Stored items
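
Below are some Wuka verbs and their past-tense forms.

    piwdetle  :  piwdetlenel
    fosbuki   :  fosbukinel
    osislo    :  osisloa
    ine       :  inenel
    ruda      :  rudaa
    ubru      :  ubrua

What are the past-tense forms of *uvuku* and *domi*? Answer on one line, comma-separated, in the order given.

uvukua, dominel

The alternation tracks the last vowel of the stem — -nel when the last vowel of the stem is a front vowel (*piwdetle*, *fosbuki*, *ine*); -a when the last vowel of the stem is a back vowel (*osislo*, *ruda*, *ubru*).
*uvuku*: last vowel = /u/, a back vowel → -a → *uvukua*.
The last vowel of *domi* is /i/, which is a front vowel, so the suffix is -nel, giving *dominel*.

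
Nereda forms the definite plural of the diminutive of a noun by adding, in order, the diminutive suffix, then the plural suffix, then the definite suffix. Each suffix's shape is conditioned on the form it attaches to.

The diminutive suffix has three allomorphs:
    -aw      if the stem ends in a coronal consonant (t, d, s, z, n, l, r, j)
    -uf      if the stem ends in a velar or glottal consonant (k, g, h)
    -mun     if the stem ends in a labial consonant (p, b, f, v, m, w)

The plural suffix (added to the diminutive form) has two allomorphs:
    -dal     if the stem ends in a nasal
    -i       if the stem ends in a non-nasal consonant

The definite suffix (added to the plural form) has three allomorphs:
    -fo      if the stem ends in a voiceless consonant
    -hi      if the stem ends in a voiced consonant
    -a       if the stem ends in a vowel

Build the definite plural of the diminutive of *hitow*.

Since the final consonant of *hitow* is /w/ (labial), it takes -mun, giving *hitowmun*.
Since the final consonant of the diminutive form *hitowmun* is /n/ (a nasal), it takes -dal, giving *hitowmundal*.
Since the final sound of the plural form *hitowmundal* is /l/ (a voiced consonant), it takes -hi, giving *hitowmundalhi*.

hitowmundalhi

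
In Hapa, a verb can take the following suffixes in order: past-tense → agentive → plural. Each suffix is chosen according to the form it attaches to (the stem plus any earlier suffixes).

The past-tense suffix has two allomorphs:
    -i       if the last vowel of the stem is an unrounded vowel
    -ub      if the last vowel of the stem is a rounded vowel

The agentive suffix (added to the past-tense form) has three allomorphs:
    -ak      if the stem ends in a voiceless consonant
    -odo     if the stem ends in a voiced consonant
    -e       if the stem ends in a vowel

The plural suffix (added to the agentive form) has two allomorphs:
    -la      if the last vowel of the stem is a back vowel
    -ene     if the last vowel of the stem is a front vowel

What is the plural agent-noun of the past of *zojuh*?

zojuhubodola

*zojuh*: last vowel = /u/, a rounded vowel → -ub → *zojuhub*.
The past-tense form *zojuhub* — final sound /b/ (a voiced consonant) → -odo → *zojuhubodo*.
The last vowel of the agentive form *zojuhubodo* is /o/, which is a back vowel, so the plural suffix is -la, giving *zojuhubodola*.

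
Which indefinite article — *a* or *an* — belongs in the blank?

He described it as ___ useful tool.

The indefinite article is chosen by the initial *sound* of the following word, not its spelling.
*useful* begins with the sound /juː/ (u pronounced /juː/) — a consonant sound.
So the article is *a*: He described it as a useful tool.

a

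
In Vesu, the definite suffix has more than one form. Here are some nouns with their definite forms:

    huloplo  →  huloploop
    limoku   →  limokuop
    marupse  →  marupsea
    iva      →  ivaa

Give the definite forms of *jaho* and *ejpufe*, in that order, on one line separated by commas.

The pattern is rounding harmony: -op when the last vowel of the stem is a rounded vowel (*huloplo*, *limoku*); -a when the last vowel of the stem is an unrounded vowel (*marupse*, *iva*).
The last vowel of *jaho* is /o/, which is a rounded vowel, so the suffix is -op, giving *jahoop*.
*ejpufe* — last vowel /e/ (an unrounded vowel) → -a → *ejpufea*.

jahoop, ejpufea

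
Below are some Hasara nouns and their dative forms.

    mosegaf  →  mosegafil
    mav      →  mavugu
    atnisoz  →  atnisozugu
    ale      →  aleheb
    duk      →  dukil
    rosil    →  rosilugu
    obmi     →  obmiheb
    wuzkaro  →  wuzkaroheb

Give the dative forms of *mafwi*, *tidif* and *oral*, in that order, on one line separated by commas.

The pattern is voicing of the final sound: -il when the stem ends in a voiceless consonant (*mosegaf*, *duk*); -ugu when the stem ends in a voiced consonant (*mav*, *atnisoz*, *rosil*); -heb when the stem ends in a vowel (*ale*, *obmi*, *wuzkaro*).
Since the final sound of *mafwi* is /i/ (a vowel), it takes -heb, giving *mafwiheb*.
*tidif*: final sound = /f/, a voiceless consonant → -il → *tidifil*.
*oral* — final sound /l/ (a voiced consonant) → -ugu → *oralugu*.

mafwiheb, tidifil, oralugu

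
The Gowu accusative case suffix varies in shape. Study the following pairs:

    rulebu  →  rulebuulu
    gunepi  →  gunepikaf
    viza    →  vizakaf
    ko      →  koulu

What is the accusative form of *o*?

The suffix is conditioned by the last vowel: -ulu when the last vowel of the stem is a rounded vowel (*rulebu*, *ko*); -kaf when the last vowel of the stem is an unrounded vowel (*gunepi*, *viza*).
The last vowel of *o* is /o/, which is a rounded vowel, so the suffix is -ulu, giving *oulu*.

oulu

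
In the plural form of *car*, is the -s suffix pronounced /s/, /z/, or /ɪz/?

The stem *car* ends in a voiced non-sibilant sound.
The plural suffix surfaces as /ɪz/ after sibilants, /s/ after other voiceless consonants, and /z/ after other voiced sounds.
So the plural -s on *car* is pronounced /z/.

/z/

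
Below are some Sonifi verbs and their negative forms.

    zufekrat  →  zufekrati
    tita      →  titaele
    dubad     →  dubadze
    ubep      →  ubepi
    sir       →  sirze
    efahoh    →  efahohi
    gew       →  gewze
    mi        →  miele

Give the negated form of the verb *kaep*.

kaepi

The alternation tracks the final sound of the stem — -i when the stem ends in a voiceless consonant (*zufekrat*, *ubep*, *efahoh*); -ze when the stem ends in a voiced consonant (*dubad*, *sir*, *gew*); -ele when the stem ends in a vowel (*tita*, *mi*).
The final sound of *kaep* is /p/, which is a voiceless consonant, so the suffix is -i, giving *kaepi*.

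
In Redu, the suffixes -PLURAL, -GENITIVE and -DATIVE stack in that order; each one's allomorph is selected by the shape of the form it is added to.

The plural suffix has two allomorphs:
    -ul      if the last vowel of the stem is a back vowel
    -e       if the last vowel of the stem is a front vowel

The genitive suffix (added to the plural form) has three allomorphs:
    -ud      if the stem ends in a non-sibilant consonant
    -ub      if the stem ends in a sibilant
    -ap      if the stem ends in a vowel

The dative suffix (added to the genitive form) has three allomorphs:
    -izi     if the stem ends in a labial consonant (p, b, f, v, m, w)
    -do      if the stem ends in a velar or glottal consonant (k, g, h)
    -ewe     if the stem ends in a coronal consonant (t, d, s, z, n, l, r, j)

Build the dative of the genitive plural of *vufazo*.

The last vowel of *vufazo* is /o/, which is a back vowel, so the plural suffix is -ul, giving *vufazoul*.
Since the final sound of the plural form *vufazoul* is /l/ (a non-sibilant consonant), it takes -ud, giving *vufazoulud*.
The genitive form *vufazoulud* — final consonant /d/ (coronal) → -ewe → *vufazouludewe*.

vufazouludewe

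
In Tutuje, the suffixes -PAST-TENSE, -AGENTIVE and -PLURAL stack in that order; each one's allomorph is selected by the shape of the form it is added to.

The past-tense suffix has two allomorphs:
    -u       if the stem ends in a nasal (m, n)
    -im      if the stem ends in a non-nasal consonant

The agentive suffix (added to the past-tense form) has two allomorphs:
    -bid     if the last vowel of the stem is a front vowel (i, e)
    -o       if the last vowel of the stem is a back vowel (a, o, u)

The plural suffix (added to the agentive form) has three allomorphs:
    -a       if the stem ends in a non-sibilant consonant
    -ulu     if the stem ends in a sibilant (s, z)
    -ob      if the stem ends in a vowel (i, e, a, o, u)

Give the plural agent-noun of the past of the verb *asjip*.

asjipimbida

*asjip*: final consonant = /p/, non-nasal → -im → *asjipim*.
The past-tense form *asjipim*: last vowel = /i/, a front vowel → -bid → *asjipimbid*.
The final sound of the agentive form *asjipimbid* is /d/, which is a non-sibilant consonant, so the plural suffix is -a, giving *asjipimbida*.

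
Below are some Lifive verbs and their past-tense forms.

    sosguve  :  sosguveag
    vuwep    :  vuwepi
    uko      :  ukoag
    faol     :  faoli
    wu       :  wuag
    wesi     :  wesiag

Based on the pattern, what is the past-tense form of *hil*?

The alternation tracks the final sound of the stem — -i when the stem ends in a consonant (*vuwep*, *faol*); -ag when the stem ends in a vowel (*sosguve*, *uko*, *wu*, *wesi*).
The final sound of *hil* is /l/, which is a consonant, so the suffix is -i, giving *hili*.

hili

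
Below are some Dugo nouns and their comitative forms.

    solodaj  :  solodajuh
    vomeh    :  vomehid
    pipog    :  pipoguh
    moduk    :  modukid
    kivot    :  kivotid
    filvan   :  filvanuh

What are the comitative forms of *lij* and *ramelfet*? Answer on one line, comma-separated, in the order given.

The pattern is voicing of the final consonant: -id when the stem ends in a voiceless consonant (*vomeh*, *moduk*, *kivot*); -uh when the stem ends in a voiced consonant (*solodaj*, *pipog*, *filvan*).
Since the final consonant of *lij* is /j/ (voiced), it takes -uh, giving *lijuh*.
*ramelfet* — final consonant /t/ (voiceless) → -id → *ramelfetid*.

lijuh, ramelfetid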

:: Exercise directions ::
Write down only how many lines of the entries above include the word "glottal".

:: Solution for this exercise ::
2